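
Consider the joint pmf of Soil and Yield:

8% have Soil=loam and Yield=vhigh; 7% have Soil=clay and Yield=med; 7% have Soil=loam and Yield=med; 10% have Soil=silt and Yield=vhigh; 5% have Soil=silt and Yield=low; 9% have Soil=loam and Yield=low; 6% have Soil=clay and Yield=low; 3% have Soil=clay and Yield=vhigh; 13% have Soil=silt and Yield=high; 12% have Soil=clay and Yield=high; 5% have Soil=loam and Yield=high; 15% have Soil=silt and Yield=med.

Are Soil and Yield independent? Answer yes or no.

P(Soil=loam) = 0.29 and P(Yield=high) = 0.30, so their product is 0.0870, but P(Soil=loam, Yield=high) = 0.05. Since these differ, Soil and Yield are not independent.

no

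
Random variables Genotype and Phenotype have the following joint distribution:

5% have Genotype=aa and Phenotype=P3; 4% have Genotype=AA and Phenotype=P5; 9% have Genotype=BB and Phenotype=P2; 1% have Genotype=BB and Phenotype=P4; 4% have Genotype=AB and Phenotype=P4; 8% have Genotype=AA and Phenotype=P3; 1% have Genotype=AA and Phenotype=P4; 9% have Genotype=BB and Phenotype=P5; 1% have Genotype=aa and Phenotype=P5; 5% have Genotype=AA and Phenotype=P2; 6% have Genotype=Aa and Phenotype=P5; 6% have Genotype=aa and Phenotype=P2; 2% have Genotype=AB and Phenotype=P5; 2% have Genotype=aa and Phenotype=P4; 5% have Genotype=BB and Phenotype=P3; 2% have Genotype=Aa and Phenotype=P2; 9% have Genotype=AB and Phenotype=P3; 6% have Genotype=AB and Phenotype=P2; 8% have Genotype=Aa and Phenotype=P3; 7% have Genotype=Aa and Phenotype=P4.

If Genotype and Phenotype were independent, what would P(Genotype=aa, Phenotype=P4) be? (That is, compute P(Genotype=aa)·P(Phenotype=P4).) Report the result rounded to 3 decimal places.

P(Genotype=aa) = 0.06 + 0.05 + 0.02 + 0.01 = 0.14.
P(Phenotype=P4) = 0.01 + 0.07 + 0.02 + 0.04 + 0.01 = 0.15.
Product: 0.14 × 0.15 = 0.021.

0.021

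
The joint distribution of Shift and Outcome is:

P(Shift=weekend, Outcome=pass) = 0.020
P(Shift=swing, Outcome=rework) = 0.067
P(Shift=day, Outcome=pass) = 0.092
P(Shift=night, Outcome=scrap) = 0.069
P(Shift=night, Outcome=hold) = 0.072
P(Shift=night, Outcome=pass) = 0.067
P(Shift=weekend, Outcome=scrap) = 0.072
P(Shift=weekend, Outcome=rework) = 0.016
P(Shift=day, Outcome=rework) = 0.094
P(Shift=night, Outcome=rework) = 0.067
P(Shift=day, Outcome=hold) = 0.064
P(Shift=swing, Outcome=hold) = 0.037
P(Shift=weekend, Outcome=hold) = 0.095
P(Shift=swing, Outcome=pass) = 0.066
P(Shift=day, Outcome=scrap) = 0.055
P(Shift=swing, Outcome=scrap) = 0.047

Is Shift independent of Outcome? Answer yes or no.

P(Shift=weekend) = 0.203 and P(Outcome=hold) = 0.268, so their product is 0.05440, but P(Shift=weekend, Outcome=hold) = 0.095. Since these differ, Shift and Outcome are not independent.

no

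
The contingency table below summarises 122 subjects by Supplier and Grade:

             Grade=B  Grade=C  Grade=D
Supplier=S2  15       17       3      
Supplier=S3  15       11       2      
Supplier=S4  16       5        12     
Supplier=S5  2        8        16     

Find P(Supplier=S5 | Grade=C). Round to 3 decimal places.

0.195

Total with Grade=C: 17 + 11 + 5 + 8 = 41.
P(Supplier=S5 | Grade=C) = 8/41 = 0.195.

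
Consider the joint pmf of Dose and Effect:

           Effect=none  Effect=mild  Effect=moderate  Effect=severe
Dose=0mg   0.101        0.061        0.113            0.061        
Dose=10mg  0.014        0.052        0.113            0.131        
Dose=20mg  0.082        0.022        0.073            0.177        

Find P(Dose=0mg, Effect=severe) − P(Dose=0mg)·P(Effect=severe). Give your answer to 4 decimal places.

P(Dose=0mg) = 0.101 + 0.061 + 0.113 + 0.061 = 0.336.
P(Effect=severe) = 0.061 + 0.131 + 0.177 = 0.369.
P(Dose=0mg, Effect=severe) − P(Dose=0mg)P(Effect=severe) = 0.061 − 0.336×0.369 = -0.0630.

-0.0630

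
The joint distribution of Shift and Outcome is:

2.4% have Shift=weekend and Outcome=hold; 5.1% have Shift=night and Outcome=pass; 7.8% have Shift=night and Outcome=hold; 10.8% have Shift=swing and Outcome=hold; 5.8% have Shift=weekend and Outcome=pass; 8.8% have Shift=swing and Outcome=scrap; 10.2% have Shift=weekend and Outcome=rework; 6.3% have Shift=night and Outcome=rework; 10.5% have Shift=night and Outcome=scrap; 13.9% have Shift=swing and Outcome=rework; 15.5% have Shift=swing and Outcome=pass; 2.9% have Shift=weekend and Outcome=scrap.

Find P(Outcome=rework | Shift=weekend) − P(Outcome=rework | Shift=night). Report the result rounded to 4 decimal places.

P(Shift=weekend) = 0.058 + 0.102 + 0.029 + 0.024 = 0.213; P(Outcome=rework | Shift=weekend) = 0.102/0.213 = 0.47887.
P(Shift=night) = 0.051 + 0.063 + 0.105 + 0.078 = 0.297; P(Outcome=rework | Shift=night) = 0.063/0.297 = 0.21212.
Difference = 0.2668.

0.2668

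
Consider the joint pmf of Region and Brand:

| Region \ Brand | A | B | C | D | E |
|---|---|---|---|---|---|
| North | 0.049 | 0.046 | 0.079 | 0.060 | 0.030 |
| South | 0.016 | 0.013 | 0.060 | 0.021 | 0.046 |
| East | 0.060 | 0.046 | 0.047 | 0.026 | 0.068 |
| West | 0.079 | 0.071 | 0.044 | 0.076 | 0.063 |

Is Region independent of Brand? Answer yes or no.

no

P(Region=West) = 0.333 and P(Brand=C) = 0.230, so their product is 0.07659, but P(Region=West, Brand=C) = 0.044. Since these differ, Region and Brand are not independent.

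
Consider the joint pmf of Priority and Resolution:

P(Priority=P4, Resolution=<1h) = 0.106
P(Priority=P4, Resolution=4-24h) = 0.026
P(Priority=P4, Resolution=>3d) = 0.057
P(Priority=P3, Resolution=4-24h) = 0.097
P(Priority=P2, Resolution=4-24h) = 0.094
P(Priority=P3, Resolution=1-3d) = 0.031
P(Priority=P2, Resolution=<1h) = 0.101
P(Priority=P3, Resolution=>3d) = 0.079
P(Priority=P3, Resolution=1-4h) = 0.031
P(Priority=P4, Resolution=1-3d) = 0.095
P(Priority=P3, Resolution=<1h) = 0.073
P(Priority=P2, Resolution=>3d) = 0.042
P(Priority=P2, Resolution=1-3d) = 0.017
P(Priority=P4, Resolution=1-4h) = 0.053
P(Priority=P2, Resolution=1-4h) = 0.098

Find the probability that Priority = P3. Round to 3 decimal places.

0.311

P(Priority=P3) = 0.073 + 0.031 + 0.097 + 0.031 + 0.079 = 0.311.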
********************
▶ [Problem to work on]:
Respond with the lines above, from the one that holds "P(Priority=P2, Resolution=1-4h) = 0.098" to the end of the listing, each repeated exactly, and with no other material.

▶ [Answer]:
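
P(Priority=P2, Resolution=1-4h) = 0.098

Find the probability that Priority = P3. Round to 3 decimal places.

0.311

P(Priority=P3) = 0.073 + 0.031 + 0.097 + 0.031 + 0.079 = 0.311.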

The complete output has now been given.